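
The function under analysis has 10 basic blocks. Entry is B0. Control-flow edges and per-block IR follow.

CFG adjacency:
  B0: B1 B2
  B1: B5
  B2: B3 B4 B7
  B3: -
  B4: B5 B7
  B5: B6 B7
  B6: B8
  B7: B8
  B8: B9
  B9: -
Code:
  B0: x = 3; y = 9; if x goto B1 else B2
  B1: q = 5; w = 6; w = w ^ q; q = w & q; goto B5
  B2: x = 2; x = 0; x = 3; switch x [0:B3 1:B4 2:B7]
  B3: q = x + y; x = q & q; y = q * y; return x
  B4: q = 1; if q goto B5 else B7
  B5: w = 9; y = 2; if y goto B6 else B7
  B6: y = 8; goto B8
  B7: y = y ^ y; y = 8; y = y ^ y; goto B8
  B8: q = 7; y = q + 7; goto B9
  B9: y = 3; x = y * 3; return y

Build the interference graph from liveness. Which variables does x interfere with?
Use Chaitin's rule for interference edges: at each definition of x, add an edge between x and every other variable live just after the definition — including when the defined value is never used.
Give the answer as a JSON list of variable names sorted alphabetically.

Answer: ["q", "y"]

Derivation:
def/use:
  B0: def={x,y} ue=∅
  B1: def={q,w} ue=∅
  B2: def={x} ue=∅
  B3: def={q,x,y} ue={x,y}
  B4: def={q} ue=∅
  B5: def={w,y} ue=∅
  B6: def={y} ue=∅
  B7: def={y} ue={y}
  B8: def={q,y} ue=∅
  B9: def={x,y} ue=∅

Backward fixpoint:
  B0 li=∅ lo={y}
  B1 li=∅ lo=∅
  B2 li={y} lo={x,y}
  B3 li={x,y} lo=∅
  B4 li={y} lo={y}
  B5 li=∅ lo={y}
  B6 li=∅ lo=∅
  B7 li={y} lo=∅
  B8 li=∅ lo=∅
  B9 li=∅ lo=∅

Interference:
  q — {w,x,y}
  w — {q}
  x — {q,y}
  y — {q,x}

N(x) = ["q", "y"]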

* _EXERCISE_
Determine how many lines of the records hold the word "return", giving only that number.

* _EXERCISE RESULT_
2